Collected data entries
--------------------
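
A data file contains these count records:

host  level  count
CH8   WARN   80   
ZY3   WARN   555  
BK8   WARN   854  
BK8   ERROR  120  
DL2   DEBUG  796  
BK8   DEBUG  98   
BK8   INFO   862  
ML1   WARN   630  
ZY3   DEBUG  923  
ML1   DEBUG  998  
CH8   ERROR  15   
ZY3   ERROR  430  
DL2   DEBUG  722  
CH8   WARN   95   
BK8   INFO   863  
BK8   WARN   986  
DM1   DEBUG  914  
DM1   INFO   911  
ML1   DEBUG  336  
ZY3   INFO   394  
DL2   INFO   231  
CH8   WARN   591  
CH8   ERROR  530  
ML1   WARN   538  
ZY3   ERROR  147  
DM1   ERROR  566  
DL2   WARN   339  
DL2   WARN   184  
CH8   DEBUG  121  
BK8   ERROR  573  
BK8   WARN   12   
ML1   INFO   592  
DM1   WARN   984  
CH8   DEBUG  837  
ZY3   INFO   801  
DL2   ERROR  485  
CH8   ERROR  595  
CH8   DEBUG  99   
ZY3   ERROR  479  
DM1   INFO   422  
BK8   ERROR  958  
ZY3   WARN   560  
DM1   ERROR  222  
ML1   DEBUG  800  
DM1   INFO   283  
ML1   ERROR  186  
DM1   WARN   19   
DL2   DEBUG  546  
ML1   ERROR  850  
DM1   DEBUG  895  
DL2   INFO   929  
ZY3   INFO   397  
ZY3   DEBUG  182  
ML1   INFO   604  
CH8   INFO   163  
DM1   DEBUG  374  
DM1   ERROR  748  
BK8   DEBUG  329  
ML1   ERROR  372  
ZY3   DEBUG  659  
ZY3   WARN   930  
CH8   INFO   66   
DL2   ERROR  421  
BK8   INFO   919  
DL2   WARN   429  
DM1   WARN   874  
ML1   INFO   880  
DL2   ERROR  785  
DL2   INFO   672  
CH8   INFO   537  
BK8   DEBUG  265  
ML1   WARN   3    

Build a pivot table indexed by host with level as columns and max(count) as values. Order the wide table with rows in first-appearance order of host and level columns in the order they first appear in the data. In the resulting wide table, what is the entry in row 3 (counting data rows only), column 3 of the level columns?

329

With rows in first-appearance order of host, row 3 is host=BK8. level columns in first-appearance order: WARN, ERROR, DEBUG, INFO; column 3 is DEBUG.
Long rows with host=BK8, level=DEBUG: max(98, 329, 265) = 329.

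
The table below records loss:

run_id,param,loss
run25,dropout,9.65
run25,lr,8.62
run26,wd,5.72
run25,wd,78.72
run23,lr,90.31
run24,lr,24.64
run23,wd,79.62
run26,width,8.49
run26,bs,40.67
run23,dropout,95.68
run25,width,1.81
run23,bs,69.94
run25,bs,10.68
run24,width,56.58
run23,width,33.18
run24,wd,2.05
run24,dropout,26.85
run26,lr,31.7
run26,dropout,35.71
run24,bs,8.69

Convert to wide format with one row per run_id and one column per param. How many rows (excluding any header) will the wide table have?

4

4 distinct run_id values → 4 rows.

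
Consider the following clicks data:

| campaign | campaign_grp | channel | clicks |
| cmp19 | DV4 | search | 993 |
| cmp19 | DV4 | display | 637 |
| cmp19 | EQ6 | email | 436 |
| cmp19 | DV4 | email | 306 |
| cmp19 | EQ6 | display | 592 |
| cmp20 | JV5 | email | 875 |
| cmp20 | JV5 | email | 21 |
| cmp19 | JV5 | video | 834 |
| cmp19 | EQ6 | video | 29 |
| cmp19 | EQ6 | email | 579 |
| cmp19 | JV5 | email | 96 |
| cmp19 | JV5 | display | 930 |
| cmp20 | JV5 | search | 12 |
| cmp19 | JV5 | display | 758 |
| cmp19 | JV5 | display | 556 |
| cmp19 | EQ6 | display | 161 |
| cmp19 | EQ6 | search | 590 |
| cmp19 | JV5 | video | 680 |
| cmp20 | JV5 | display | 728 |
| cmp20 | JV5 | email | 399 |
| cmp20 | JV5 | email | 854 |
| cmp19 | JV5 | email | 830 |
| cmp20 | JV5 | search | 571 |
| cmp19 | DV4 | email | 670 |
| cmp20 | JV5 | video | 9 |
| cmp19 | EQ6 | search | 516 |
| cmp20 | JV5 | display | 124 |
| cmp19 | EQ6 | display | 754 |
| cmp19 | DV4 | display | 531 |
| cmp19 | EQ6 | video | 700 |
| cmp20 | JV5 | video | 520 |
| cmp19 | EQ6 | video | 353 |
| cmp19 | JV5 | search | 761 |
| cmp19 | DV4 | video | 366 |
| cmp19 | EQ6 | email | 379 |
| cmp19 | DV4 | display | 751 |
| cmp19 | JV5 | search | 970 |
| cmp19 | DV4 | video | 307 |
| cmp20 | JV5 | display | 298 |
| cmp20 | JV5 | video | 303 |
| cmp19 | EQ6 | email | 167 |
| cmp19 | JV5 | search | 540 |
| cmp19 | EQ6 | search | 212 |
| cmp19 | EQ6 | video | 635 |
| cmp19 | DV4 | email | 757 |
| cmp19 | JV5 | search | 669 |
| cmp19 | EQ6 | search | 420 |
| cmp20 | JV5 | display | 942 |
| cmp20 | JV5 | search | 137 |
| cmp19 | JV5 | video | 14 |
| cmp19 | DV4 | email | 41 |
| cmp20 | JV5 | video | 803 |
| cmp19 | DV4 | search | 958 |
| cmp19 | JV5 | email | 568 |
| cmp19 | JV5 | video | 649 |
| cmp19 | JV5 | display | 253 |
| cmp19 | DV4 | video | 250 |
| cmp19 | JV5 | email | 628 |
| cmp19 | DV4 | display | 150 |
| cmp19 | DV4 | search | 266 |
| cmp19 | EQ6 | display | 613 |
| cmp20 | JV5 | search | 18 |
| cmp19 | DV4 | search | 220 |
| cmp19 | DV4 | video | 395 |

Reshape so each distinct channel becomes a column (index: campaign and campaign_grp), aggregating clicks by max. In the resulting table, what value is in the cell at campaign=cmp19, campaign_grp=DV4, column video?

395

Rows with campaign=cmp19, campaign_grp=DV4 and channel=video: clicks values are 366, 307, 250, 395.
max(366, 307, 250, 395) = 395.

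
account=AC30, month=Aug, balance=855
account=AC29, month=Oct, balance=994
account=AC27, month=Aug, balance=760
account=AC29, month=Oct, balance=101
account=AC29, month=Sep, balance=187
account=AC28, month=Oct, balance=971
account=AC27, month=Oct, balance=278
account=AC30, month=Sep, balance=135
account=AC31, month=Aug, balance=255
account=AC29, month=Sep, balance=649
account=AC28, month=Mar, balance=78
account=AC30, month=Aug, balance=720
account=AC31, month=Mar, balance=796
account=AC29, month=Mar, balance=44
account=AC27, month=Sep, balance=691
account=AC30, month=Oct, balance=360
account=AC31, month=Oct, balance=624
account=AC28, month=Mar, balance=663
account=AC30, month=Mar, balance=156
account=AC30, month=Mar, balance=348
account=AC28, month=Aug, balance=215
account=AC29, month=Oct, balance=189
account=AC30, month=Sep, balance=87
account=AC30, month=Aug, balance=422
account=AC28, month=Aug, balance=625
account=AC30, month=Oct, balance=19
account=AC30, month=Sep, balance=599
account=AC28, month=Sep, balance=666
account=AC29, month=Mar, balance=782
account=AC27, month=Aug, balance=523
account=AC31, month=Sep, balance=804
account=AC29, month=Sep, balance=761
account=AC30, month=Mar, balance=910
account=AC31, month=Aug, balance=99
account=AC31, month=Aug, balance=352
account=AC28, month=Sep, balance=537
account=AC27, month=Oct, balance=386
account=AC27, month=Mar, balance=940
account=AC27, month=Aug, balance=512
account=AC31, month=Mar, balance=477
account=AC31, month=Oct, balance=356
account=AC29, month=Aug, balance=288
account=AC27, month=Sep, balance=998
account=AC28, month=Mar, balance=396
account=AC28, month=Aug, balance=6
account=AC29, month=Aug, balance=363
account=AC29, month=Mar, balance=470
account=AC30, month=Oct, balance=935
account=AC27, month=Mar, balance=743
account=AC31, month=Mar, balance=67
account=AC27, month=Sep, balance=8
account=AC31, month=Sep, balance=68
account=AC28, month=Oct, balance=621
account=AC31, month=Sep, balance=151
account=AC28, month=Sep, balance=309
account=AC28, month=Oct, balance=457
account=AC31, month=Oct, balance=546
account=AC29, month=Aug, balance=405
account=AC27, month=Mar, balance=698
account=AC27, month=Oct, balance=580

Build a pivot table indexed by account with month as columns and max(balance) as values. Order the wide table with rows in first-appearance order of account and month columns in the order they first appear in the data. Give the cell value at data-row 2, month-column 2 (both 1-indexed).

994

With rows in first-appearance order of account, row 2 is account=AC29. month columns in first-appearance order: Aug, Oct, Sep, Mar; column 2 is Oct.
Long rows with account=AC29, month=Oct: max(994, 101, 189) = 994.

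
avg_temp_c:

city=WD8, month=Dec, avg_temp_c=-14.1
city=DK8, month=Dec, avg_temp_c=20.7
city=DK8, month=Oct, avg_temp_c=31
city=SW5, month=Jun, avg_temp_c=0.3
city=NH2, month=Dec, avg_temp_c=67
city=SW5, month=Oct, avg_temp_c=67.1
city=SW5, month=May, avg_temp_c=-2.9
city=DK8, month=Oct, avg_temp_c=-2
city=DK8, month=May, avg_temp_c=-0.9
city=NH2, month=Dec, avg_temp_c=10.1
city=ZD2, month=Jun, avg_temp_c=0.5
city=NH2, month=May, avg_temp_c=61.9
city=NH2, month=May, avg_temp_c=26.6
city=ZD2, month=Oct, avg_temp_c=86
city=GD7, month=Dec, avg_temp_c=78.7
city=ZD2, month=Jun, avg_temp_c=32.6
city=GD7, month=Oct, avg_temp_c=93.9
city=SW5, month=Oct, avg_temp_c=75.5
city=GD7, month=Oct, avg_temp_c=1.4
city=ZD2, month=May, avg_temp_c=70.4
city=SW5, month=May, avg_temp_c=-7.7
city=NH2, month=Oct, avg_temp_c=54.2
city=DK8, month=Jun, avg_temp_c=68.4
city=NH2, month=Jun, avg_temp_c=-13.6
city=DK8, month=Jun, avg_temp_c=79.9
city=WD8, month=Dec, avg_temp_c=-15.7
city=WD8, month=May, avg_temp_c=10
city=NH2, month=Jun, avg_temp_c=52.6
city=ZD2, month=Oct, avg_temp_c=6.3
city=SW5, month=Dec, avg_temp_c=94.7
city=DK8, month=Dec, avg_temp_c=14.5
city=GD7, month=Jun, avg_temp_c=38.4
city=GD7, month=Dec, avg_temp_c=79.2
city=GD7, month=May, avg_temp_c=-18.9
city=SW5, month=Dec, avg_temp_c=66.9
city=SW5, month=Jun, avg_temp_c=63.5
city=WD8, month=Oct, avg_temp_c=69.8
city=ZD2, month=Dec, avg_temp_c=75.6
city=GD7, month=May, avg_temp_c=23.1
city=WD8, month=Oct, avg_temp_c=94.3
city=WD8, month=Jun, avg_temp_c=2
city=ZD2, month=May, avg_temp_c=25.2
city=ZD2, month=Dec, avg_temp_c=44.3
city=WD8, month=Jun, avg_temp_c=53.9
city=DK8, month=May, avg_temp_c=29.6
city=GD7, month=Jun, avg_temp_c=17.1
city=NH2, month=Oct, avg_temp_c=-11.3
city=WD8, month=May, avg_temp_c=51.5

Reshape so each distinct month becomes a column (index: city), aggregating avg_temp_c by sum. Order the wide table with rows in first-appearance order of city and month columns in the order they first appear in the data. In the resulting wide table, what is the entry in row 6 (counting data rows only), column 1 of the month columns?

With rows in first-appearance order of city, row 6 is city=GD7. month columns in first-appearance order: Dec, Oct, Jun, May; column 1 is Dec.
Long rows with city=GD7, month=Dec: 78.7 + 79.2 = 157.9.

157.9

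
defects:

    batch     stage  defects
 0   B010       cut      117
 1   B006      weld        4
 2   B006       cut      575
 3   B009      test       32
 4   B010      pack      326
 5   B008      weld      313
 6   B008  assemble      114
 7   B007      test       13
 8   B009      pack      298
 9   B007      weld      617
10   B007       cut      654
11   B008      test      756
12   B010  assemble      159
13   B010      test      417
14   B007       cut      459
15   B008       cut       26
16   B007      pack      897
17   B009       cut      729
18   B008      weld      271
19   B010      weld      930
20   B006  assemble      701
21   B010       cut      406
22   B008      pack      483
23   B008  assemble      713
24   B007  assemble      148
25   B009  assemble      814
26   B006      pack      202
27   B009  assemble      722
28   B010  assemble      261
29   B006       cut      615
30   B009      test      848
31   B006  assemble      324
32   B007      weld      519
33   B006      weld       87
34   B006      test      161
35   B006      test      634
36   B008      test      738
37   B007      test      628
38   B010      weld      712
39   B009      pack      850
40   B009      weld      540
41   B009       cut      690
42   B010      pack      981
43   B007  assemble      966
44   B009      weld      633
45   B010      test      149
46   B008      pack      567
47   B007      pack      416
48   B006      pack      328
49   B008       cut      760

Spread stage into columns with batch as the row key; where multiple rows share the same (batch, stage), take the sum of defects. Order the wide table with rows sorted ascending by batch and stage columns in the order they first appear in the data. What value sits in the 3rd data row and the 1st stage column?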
--------------------
(WORK ORDER) Repeat word for word the lines above that run from the line containing "account=AC29, month=Aug, balance=363" through the line containing "account=AC29, month=Aug, balance=405", both ends included, and nothing else.

(TASK SOLUTION)
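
account=AC29, month=Aug, balance=363
account=AC29, month=Mar, balance=470
account=AC30, month=Oct, balance=935
account=AC27, month=Mar, balance=743
account=AC31, month=Mar, balance=67
account=AC27, month=Sep, balance=8
account=AC31, month=Sep, balance=68
account=AC28, month=Oct, balance=621
account=AC31, month=Sep, balance=151
account=AC28, month=Sep, balance=309
account=AC28, month=Oct, balance=457
account=AC31, month=Oct, balance=546
account=AC29, month=Aug, balance=405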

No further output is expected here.